Stored items from a collection

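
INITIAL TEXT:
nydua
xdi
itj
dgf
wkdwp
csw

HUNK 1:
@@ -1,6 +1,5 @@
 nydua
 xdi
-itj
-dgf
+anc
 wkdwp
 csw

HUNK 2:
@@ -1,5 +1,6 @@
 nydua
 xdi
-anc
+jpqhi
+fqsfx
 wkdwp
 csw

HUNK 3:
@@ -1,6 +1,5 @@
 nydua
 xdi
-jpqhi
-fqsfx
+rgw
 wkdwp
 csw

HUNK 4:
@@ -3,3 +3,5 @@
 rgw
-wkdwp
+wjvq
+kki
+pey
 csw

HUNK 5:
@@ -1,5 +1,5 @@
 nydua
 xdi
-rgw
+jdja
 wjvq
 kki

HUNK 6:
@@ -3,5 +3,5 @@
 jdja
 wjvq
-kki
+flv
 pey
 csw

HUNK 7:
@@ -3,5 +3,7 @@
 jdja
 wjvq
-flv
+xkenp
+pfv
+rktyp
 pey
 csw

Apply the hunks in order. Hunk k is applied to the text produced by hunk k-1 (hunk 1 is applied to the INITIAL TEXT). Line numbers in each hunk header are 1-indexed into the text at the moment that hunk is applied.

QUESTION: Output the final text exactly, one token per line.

Answer: nydua
xdi
jdja
wjvq
xkenp
pfv
rktyp
pey
csw

Derivation:
Hunk 1: at line 1 remove [itj,dgf] add [anc] -> 5 lines: nydua xdi anc wkdwp csw
Hunk 2: at line 1 remove [anc] add [jpqhi,fqsfx] -> 6 lines: nydua xdi jpqhi fqsfx wkdwp csw
Hunk 3: at line 1 remove [jpqhi,fqsfx] add [rgw] -> 5 lines: nydua xdi rgw wkdwp csw
Hunk 4: at line 3 remove [wkdwp] add [wjvq,kki,pey] -> 7 lines: nydua xdi rgw wjvq kki pey csw
Hunk 5: at line 1 remove [rgw] add [jdja] -> 7 lines: nydua xdi jdja wjvq kki pey csw
Hunk 6: at line 3 remove [kki] add [flv] -> 7 lines: nydua xdi jdja wjvq flv pey csw
Hunk 7: at line 3 remove [flv] add [xkenp,pfv,rktyp] -> 9 lines: nydua xdi jdja wjvq xkenp pfv rktyp pey csw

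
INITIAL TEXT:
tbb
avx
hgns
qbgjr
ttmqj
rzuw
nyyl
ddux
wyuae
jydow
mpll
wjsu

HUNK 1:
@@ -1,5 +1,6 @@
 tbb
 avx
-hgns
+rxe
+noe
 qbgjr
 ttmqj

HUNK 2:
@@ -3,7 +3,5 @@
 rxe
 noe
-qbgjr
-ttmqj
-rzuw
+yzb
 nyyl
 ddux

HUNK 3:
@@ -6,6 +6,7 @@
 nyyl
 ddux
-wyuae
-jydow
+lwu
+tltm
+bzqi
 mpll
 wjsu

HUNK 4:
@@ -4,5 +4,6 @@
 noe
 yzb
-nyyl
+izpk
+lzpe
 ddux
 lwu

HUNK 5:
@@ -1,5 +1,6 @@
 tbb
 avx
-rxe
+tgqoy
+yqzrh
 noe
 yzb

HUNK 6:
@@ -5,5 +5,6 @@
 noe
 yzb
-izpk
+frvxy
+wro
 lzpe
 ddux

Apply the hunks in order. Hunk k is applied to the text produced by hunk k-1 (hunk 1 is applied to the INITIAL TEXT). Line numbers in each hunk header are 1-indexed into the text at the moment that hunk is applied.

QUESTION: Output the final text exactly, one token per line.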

# [INSTRUCTIONS TO FOLLOW]
Write every entry out again, exactly as it stands.

# [TASK SOLUTION]
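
INITIAL TEXT:
nydua
xdi
itj
dgf
wkdwp
csw

HUNK 1:
@@ -1,6 +1,5 @@
 nydua
 xdi
-itj
-dgf
+anc
 wkdwp
 csw

HUNK 2:
@@ -1,5 +1,6 @@
 nydua
 xdi
-anc
+jpqhi
+fqsfx
 wkdwp
 csw

HUNK 3:
@@ -1,6 +1,5 @@
 nydua
 xdi
-jpqhi
-fqsfx
+rgw
 wkdwp
 csw

HUNK 4:
@@ -3,3 +3,5 @@
 rgw
-wkdwp
+wjvq
+kki
+pey
 csw

HUNK 5:
@@ -1,5 +1,5 @@
 nydua
 xdi
-rgw
+jdja
 wjvq
 kki

HUNK 6:
@@ -3,5 +3,5 @@
 jdja
 wjvq
-kki
+flv
 pey
 csw

HUNK 7:
@@ -3,5 +3,7 @@
 jdja
 wjvq
-flv
+xkenp
+pfv
+rktyp
 pey
 csw

Apply the hunks in order. Hunk k is applied to the text produced by hunk k-1 (hunk 1 is applied to the INITIAL TEXT). Line numbers in each hunk header are 1-indexed into the text at the moment that hunk is applied.

QUESTION: Output the final text exactly, one token per line.

Answer: nydua
xdi
jdja
wjvq
xkenp
pfv
rktyp
pey
csw

Derivation:
Hunk 1: at line 1 remove [itj,dgf] add [anc] -> 5 lines: nydua xdi anc wkdwp csw
Hunk 2: at line 1 remove [anc] add [jpqhi,fqsfx] -> 6 lines: nydua xdi jpqhi fqsfx wkdwp csw
Hunk 3: at line 1 remove [jpqhi,fqsfx] add [rgw] -> 5 lines: nydua xdi rgw wkdwp csw
Hunk 4: at line 3 remove [wkdwp] add [wjvq,kki,pey] -> 7 lines: nydua xdi rgw wjvq kki pey csw
Hunk 5: at line 1 remove [rgw] add [jdja] -> 7 lines: nydua xdi jdja wjvq kki pey csw
Hunk 6: at line 3 remove [kki] add [flv] -> 7 lines: nydua xdi jdja wjvq flv pey csw
Hunk 7: at line 3 remove [flv] add [xkenp,pfv,rktyp] -> 9 lines: nydua xdi jdja wjvq xkenp pfv rktyp pey csw

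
INITIAL TEXT:
tbb
avx
hgns
qbgjr
ttmqj
rzuw
nyyl
ddux
wyuae
jydow
mpll
wjsu

HUNK 1:
@@ -1,5 +1,6 @@
 tbb
 avx
-hgns
+rxe
+noe
 qbgjr
 ttmqj

HUNK 2:
@@ -3,7 +3,5 @@
 rxe
 noe
-qbgjr
-ttmqj
-rzuw
+yzb
 nyyl
 ddux

HUNK 3:
@@ -6,6 +6,7 @@
 nyyl
 ddux
-wyuae
-jydow
+lwu
+tltm
+bzqi
 mpll
 wjsu

HUNK 4:
@@ -4,5 +4,6 @@
 noe
 yzb
-nyyl
+izpk
+lzpe
 ddux
 lwu

HUNK 5:
@@ -1,5 +1,6 @@
 tbb
 avx
-rxe
+tgqoy
+yqzrh
 noe
 yzb

HUNK 6:
@@ -5,5 +5,6 @@
 noe
 yzb
-izpk
+frvxy
+wro
 lzpe
 ddux

Apply the hunks in order. Hunk k is applied to the text produced by hunk k-1 (hunk 1 is applied to the INITIAL TEXT). Line numbers in each hunk header are 1-indexed into the text at the moment that hunk is applied.

QUESTION: Output the final text exactly, one token per line.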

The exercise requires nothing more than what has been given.